EXERCISE AIM:
Below are records to be output exactly, every one of them.
DATASET EXTRACT START
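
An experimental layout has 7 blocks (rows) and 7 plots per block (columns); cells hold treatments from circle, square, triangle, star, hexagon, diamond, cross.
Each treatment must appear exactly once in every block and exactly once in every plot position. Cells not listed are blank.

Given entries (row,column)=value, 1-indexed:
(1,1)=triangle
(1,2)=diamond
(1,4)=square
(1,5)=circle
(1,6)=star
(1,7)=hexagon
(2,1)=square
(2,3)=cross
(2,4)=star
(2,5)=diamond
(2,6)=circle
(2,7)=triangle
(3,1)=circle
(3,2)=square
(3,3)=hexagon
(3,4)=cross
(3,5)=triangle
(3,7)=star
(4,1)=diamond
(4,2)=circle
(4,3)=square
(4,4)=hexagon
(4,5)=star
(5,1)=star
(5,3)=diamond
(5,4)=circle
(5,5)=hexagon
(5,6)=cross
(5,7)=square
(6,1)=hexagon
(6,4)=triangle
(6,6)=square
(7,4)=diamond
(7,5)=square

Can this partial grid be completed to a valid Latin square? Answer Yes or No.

Block 1, plot 3: block 1 together with plot 3 already contain {circle, square, triangle, star, hexagon, diamond, cross} — every symbol — so nothing can go there. The grid has no valid completion.

No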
DATASET EXTRACT END
ANSWER SPACE:
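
An experimental layout has 7 blocks (rows) and 7 plots per block (columns); cells hold treatments from circle, square, triangle, star, hexagon, diamond, cross.
Each treatment must appear exactly once in every block and exactly once in every plot position. Cells not listed are blank.

Given entries (row,column)=value, 1-indexed:
(1,1)=triangle
(1,2)=diamond
(1,4)=square
(1,5)=circle
(1,6)=star
(1,7)=hexagon
(2,1)=square
(2,3)=cross
(2,4)=star
(2,5)=diamond
(2,6)=circle
(2,7)=triangle
(3,1)=circle
(3,2)=square
(3,3)=hexagon
(3,4)=cross
(3,5)=triangle
(3,7)=star
(4,1)=diamond
(4,2)=circle
(4,3)=square
(4,4)=hexagon
(4,5)=star
(5,1)=star
(5,3)=diamond
(5,4)=circle
(5,5)=hexagon
(5,6)=cross
(5,7)=square
(6,1)=hexagon
(6,4)=triangle
(6,6)=square
(7,4)=diamond
(7,5)=square

Can this partial grid be completed to a valid Latin square? Answer Yes or No.

Block 1, plot 3: block 1 together with plot 3 already contain {circle, square, triangle, star, hexagon, diamond, cross} — every symbol — so nothing can go there. The grid has no valid completion.

No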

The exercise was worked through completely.